• [WHAT TO PRODUCE] Among the lines below, restate word for word only those from the line with "011, 101, 110" through the line with "X; XX_, X_X → _", with both end lines kept.

[[ INPUT, beginning ]]

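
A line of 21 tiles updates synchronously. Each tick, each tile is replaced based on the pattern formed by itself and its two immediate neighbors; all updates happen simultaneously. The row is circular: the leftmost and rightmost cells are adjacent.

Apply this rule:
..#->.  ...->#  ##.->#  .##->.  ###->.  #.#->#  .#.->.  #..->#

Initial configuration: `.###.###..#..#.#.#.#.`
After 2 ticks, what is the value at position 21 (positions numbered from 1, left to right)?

.

...##..##..#..#.#.#.#
##..##..##..#..#.#.#.
position 21 holds .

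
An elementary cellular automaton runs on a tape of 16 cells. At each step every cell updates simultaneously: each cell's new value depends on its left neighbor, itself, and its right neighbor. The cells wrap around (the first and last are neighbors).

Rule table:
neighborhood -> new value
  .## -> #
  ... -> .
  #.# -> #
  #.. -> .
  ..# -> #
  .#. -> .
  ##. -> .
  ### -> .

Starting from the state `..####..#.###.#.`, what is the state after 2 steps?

##....#.##..#...

.##....#.##..#..
##....#.##..#...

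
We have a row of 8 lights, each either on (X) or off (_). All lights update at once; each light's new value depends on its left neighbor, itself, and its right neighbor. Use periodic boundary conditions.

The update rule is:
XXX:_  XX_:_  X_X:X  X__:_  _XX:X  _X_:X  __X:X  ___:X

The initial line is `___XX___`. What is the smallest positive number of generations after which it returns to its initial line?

generation 1: XXXX__XX
generation 2: _____XX_
generation 3: XXXXXX__
generation 4: X______X
generation 5: __XXXXXX
generation 6: _XX_____
generation 7: XX__XXXX
generation 8: ___XX___

8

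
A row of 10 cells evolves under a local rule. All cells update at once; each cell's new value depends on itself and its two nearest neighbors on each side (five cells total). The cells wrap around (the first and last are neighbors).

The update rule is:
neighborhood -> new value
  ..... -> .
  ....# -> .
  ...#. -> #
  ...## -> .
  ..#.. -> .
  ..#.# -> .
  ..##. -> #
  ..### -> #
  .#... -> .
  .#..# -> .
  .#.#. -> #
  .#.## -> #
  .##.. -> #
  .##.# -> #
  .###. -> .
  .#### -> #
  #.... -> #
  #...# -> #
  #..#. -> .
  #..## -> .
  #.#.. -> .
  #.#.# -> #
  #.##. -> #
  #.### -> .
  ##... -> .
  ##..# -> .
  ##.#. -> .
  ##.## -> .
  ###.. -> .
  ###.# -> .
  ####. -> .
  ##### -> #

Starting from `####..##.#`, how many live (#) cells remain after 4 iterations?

5

##....##..
##.#..##..
##....##..  (repeats iteration 1; period 2)
iteration 4: ##.#..##..
count of #: 5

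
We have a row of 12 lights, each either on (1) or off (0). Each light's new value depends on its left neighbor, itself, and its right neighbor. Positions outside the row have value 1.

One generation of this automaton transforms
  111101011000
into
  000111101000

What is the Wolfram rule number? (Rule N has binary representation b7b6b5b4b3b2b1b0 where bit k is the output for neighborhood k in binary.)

position 0: 111 → 0  (bit 7 = 0)
position 3: 110 → 1  (bit 6 = 1)
position 4: 101 → 1  (bit 5 = 1)
position 9: 100 → 0  (bit 4 = 0)
position 7: 011 → 0  (bit 3 = 0)
position 5: 010 → 1  (bit 2 = 1)
position 11: 001 → 0  (bit 1 = 0)
position 10: 000 → 0  (bit 0 = 0)
bits b7..b0 = 01100100 = 100

100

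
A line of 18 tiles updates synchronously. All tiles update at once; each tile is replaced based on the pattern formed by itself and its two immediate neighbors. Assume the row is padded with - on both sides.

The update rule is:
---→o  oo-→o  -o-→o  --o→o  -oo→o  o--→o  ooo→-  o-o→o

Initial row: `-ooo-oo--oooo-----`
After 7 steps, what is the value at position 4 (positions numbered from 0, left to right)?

oo-ooooooo--oooooo
oooo-----oooo----o
o--ooooooo--oooooo
oooo-----oooo----o  (repeats step 2; period 2)
step 7: o--ooooooo--oooooo
position 4 holds o

o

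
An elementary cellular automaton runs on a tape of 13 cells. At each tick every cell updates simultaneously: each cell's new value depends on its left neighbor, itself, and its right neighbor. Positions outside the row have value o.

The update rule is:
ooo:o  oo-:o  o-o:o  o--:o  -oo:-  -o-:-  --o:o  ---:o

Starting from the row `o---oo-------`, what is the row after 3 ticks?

oooooo-oooooo

tick 1: oooo-oooooooo
tick 2: ooooo-ooooooo
tick 3: oooooo-oooooo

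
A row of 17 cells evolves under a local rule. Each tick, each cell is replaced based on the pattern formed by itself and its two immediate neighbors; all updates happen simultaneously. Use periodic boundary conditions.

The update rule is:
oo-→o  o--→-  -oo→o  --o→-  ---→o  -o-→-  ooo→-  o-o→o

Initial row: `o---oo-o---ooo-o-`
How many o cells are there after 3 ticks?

9

tick 1: --o-ooo--o-o-oo-o
tick 2: ---oo-o---o-oooo-
tick 3: oo-ooo--o--oo--o-
count of o: 9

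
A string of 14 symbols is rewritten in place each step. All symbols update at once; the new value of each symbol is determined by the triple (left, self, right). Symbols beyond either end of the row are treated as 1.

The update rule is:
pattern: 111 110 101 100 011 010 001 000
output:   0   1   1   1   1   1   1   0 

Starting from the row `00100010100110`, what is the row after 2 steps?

00011100000000

11110111111111
00011100000000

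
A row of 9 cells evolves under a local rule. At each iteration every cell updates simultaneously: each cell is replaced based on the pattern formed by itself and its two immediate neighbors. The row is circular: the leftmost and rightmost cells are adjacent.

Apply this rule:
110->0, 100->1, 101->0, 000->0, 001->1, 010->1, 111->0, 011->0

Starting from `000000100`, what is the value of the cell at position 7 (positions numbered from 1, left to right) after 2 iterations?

0

000001110
000010001
position 7 holds 0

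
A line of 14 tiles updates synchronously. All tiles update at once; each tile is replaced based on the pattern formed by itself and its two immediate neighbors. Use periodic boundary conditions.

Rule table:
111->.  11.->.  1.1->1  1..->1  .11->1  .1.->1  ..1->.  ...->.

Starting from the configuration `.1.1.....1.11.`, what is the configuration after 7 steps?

step 1: .1111....111.1
step 2: 11...1...1..11
step 3: ..1..11..11.1.
step 4: ..11.1.1.1.111
step 5: 1.1.11111111..
step 6: 11111.......1.
step 7: 1....1......11

1....1......11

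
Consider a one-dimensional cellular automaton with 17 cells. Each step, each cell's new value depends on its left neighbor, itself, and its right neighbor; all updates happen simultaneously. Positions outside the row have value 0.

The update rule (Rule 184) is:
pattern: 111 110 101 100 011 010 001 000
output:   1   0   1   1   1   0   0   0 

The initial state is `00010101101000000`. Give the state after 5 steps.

00001011010100000
00000110101010000
00000101010101000
00000010101010100
00000001010101010

00000001010101010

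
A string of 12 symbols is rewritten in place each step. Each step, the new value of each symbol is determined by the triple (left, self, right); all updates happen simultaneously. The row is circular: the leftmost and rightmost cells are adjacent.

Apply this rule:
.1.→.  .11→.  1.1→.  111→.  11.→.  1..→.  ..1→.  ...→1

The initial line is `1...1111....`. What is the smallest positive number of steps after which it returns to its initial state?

..1......11.
1...1111....

2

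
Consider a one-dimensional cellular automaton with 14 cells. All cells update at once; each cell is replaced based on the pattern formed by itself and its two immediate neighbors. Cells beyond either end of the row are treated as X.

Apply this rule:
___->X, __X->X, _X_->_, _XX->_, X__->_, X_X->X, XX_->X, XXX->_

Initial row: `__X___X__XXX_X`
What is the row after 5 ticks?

_XX_X__X_X__X_

tick 1: _X__XX__X__XX_
tick 2: X__X_X_X__X_XX
tick 3: X_X_X_X__X_X__
tick 4: XX_X_X__X_X__X
tick 5: _XX_X__X_X__X_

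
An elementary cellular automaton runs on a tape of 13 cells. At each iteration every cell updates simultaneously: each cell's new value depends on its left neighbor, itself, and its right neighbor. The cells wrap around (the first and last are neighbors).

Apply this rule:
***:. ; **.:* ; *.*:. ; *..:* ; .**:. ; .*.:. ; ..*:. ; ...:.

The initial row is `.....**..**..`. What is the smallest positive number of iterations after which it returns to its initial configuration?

iteration 1: ......**..**.
iteration 2: .......**..**
iteration 3: *.......**..*
iteration 4: **.......**..
iteration 5: .**.......**.
iteration 6: ..**.......**
iteration 7: *..**.......*
iteration 8: **..**.......
iteration 9: .**..**......
iteration 10: ..**..**.....
iteration 11: ...**..**....
iteration 12: ....**..**...
iteration 13: .....**..**..

13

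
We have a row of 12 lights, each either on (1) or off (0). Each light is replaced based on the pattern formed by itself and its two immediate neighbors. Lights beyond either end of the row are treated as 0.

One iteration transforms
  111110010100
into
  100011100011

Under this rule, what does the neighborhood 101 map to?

0

At position 8 the neighborhood is 101; the next row has 0 there.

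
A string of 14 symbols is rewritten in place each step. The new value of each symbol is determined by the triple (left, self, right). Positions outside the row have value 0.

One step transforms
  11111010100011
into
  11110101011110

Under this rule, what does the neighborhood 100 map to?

1

At position 9 the neighborhood is 100; the next row has 1 there.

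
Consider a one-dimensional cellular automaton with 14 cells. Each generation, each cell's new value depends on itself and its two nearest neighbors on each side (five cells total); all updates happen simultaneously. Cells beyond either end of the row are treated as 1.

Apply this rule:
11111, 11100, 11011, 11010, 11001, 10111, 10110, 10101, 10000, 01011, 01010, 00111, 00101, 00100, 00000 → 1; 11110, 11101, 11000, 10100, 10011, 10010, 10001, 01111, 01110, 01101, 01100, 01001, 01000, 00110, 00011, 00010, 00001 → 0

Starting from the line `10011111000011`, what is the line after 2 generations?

generation 1: 11010101010010
generation 2: 00111111100011

00111111100011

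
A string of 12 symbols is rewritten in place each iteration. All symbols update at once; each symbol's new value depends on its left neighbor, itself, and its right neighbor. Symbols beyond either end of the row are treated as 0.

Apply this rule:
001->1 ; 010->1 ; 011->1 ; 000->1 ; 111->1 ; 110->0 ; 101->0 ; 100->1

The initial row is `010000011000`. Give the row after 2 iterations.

111111100110

111111110111
111111100110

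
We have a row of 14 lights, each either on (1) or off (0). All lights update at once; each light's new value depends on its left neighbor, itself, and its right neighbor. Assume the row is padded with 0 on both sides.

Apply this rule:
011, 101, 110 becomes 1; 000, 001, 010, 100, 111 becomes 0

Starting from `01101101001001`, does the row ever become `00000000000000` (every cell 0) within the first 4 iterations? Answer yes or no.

01111110000000
01000010000000
00000000000000
all cells are 0 at iteration 3

yes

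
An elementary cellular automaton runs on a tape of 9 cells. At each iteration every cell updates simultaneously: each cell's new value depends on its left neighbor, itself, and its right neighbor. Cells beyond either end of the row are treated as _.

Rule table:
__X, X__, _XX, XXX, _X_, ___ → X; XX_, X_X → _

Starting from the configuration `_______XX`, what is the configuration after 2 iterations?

XXXXXXX_X

iteration 1: XXXXXXXX_
iteration 2: XXXXXXX_X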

[[ INPUT, end ]]

• [WRITTEN SOLUTION]
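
011, 101, 110 becomes 1; 000, 001, 010, 100, 111 becomes 0

Starting from `01101101001001`, does the row ever become `00000000000000` (every cell 0) within the first 4 iterations? Answer yes or no.

01111110000000
01000010000000
00000000000000
all cells are 0 at iteration 3

yes

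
An elementary cellular automaton runs on a tape of 9 cells. At each iteration every cell updates simultaneously: each cell's new value depends on its left neighbor, itself, and its right neighbor. Cells beyond either end of the row are treated as _.

Rule table:
__X, X__, _XX, XXX, _X_, ___ → X; XX_, X_X → _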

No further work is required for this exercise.